Transcribe the listing that follows exactly, from its first line to its last.

Data for this task:
------------------------------------------------

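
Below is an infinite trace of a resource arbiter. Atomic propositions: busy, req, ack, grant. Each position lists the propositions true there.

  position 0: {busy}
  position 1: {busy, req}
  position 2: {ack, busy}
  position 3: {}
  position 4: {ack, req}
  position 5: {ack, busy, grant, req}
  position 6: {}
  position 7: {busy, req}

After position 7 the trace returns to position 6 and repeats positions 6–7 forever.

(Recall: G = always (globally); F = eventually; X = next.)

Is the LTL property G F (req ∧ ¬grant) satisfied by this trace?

Holds

F (req ∧ ¬grant) holds at every position 0..7, and those are all positions ever visited, so G F (req ∧ ¬grant) holds.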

------------------------------------------------

Answer section:
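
Below is an infinite trace of a resource arbiter. Atomic propositions: busy, req, ack, grant. Each position lists the propositions true there.

  position 0: {busy}
  position 1: {busy, req}
  position 2: {ack, busy}
  position 3: {}
  position 4: {ack, req}
  position 5: {ack, busy, grant, req}
  position 6: {}
  position 7: {busy, req}

After position 7 the trace returns to position 6 and repeats positions 6–7 forever.

(Recall: G = always (globally); F = eventually; X = next.)

Is the LTL property G F (req ∧ ¬grant) satisfied by this trace?

Holds

F (req ∧ ¬grant) holds at every position 0..7, and those are all positions ever visited, so G F (req ∧ ¬grant) holds.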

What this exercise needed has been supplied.